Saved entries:
• • • • •

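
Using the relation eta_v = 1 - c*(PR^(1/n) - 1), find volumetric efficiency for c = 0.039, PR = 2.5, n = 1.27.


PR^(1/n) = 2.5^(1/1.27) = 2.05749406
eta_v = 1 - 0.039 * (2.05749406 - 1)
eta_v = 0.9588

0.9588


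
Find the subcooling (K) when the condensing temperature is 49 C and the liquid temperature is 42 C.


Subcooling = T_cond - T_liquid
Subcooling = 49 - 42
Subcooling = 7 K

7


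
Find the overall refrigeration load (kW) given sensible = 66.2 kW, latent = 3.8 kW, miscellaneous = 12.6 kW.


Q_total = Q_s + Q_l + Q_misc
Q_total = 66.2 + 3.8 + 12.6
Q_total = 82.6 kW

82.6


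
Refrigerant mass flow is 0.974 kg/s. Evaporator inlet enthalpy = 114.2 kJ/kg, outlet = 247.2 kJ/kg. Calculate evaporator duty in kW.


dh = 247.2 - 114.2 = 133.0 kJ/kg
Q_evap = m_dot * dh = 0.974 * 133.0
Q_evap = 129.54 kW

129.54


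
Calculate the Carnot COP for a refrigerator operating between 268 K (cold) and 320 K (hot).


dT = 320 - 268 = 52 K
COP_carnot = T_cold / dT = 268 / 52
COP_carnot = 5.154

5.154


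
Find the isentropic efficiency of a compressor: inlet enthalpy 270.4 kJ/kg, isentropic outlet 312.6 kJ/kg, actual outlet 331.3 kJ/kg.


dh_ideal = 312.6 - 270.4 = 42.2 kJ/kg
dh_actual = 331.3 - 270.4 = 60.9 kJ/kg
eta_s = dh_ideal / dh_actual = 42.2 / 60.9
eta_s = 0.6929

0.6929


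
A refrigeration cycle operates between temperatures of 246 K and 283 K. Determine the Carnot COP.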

• • • • •

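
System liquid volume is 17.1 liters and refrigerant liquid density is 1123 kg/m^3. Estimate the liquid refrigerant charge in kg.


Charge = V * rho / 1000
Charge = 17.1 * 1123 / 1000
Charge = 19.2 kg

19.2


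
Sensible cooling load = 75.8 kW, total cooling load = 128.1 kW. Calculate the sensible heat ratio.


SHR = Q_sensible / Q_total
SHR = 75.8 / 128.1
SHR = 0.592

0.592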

• • • • •

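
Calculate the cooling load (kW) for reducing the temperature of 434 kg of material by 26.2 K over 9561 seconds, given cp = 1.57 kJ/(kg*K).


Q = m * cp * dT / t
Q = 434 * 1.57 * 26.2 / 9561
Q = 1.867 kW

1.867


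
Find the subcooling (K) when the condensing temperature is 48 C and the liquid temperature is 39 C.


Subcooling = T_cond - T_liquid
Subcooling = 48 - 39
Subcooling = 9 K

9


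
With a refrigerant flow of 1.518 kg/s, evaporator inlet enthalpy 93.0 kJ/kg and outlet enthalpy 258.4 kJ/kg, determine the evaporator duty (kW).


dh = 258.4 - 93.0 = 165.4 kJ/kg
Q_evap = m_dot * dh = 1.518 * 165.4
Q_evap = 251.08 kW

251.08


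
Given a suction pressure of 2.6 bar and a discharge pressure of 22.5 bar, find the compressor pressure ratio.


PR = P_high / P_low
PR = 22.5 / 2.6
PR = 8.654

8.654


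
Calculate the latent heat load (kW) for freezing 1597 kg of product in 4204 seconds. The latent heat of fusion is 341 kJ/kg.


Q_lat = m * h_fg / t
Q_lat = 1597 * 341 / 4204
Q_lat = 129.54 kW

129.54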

• • • • •

**DESCRIPTION OF THE TASK**
Transcribe, exactly and without additions, the lines of the records above, beginning with the line that contains "Refrigerant mass flow" and ending with the line that contains "A refrigeration cycle", both included.

**YOUR RESPONSE**
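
Refrigerant mass flow is 0.974 kg/s. Evaporator inlet enthalpy = 114.2 kJ/kg, outlet = 247.2 kJ/kg. Calculate evaporator duty in kW.


dh = 247.2 - 114.2 = 133.0 kJ/kg
Q_evap = m_dot * dh = 0.974 * 133.0
Q_evap = 129.54 kW

129.54


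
Calculate the Carnot COP for a refrigerator operating between 268 K (cold) and 320 K (hot).


dT = 320 - 268 = 52 K
COP_carnot = T_cold / dT = 268 / 52
COP_carnot = 5.154

5.154


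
Find the isentropic efficiency of a compressor: inlet enthalpy 270.4 kJ/kg, isentropic outlet 312.6 kJ/kg, actual outlet 331.3 kJ/kg.


dh_ideal = 312.6 - 270.4 = 42.2 kJ/kg
dh_actual = 331.3 - 270.4 = 60.9 kJ/kg
eta_s = dh_ideal / dh_actual = 42.2 / 60.9
eta_s = 0.6929

0.6929


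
A refrigeration cycle operates between temperatures of 246 K and 283 K. Determine the Carnot COP.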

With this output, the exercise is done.